> _Required work_: Retype the records below exactly. Leave nothing out.

********

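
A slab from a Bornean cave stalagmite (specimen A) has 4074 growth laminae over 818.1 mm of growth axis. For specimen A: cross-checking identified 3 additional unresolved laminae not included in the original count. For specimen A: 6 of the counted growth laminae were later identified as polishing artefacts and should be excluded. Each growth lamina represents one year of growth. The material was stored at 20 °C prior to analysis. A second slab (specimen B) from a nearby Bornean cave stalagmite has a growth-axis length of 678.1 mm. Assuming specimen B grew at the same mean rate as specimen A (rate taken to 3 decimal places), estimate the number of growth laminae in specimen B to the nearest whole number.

3374 growth laminae

Specimen A: after corrections the count is 4074 − 6 + 3 = 4071 growth laminae.
A: 818.1 mm over 4071 years gives 818.1 / 4071 ≈ 0.201 mm/yr.
Specimen B: 678.1 mm / 0.201 mm per year = 3373.63 years ≈ 3374 growth laminae.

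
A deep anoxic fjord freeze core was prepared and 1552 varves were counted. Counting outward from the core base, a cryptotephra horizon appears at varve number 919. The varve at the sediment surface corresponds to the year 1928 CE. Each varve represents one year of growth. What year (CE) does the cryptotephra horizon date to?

The cryptotephra horizon sits at varve 919 from the core base, so 1552 − 919 = 633 varves formed after it.
1928 − 633 = 1295 CE.

1295 CE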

********

> _Solution to this exercise_:
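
A slab from a Bornean cave stalagmite (specimen A) has 4074 growth laminae over 818.1 mm of growth axis. For specimen A: cross-checking identified 3 additional unresolved laminae not included in the original count. For specimen A: 6 of the counted growth laminae were later identified as polishing artefacts and should be excluded. Each growth lamina represents one year of growth. The material was stored at 20 °C prior to analysis. A second slab (specimen B) from a nearby Bornean cave stalagmite has a growth-axis length of 678.1 mm. Assuming specimen B grew at the same mean rate as specimen A (rate taken to 3 decimal places), estimate the number of growth laminae in specimen B to the nearest whole number.

3374 growth laminae

Specimen A: after corrections the count is 4074 − 6 + 3 = 4071 growth laminae.
A: 818.1 mm over 4071 years gives 818.1 / 4071 ≈ 0.201 mm/yr.
Specimen B: 678.1 mm / 0.201 mm per year = 3373.63 years ≈ 3374 growth laminae.

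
A deep anoxic fjord freeze core was prepared and 1552 varves were counted. Counting outward from the core base, a cryptotephra horizon appears at varve number 919. The varve at the sediment surface corresponds to the year 1928 CE. Each varve represents one year of growth. What year (CE) does the cryptotephra horizon date to?

The cryptotephra horizon sits at varve 919 from the core base, so 1552 − 919 = 633 varves formed after it.
1928 − 633 = 1295 CE.

1295 CE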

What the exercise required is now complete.